> PROBLEM STATEMENT
Every line of the data, first to last, must be written out unchanged.

> Dataset entries

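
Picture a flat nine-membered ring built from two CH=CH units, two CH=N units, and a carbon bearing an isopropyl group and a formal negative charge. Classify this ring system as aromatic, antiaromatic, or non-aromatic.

Aromatic

Check conjugation: the double-bond atoms are sp², each contributing one p electron; each =N– nitrogen is pyridine-type (lone pair in the sp² plane, one electron in the p orbital); the carbanion's lone pair occupies the p orbital — every position has a p orbital, so the cyclic π system is continuous.
Tallying contributions gives 4 × 2 = 8 from the double-bond units + 2 from the C(isopropyl)(-) atom = 10.
With 10 π electrons (n = 2), the Hückel 4n+2 condition holds.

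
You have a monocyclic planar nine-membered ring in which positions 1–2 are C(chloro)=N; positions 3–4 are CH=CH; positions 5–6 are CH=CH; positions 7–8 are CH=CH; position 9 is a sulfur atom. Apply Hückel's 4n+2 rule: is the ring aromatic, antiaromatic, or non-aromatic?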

> WRITTEN SOLUTION
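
Picture a flat nine-membered ring built from two CH=CH units, two CH=N units, and a carbon bearing an isopropyl group and a formal negative charge. Classify this ring system as aromatic, antiaromatic, or non-aromatic.

Aromatic

Check conjugation: the double-bond atoms are sp², each contributing one p electron; each =N– nitrogen is pyridine-type (lone pair in the sp² plane, one electron in the p orbital); the carbanion's lone pair occupies the p orbital — every position has a p orbital, so the cyclic π system is continuous.
Tallying contributions gives 4 × 2 = 8 from the double-bond units + 2 from the C(isopropyl)(-) atom = 10.
With 10 π electrons (n = 2), the Hückel 4n+2 condition holds.

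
You have a monocyclic planar nine-membered ring in which positions 1–2 are C(chloro)=N; positions 3–4 are CH=CH; positions 5–6 are CH=CH; positions 7–8 are CH=CH; position 9 is a sulfur atom. Apply Hückel's 4n+2 rule: is the ring aromatic, antiaromatic, or non-aromatic?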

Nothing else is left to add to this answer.